## Exercise objective:
Take the data below and copy exactly the lines starting at the one with "q = (-0.707107, 0.707107, 0.000000, 0.000000)" and finishing at the one with "τ = (-0.05, -0.09, -0.17)", both included.
[Start of Attachment]
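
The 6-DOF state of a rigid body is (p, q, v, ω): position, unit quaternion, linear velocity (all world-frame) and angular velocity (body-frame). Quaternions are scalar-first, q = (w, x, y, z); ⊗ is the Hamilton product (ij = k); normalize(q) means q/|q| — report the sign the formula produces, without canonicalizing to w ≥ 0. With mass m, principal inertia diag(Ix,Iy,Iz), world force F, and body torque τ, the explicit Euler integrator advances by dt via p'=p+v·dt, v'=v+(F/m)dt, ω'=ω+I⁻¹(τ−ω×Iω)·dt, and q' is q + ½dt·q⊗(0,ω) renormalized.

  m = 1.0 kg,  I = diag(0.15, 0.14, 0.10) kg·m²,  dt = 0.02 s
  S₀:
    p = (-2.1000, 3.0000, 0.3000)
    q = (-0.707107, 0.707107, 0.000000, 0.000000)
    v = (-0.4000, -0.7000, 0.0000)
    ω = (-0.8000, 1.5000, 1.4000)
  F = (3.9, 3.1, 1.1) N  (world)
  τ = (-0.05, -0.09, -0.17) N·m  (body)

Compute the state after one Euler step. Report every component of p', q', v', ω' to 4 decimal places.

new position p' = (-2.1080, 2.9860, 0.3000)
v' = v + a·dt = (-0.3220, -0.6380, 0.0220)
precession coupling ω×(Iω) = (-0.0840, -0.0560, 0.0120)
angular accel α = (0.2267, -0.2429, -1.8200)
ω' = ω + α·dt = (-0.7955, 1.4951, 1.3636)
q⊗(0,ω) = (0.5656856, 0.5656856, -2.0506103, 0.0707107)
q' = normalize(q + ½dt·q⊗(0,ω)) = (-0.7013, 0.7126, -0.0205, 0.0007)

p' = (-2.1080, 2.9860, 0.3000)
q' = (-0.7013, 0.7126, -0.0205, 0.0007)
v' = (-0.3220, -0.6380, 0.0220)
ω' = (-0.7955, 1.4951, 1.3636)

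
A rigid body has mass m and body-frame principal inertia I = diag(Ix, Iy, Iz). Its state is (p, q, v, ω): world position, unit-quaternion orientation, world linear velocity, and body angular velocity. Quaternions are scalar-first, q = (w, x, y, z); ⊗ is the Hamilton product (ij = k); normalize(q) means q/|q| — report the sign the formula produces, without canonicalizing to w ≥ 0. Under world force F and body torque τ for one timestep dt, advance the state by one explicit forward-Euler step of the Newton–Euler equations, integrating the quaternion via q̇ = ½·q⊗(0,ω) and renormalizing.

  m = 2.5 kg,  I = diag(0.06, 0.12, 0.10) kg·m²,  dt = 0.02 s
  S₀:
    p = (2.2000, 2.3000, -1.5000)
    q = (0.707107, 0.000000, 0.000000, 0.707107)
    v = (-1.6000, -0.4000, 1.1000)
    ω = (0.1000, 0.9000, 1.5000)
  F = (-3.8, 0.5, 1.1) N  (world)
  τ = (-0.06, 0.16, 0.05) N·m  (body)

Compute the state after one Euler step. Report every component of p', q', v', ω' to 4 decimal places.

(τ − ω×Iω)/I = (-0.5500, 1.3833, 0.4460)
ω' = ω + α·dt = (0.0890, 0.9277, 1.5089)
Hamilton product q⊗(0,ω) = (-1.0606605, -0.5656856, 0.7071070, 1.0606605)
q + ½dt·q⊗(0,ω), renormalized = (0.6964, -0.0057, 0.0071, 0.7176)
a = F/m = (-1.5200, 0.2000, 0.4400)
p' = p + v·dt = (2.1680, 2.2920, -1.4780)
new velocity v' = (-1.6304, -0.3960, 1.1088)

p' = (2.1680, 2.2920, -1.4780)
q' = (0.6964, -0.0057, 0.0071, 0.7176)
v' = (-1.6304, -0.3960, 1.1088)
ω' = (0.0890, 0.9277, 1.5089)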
[End of Attachment]
## Output of the exercise:
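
    q = (-0.707107, 0.707107, 0.000000, 0.000000)
    v = (-0.4000, -0.7000, 0.0000)
    ω = (-0.8000, 1.5000, 1.4000)
  F = (3.9, 3.1, 1.1) N  (world)
  τ = (-0.05, -0.09, -0.17) N·m  (body)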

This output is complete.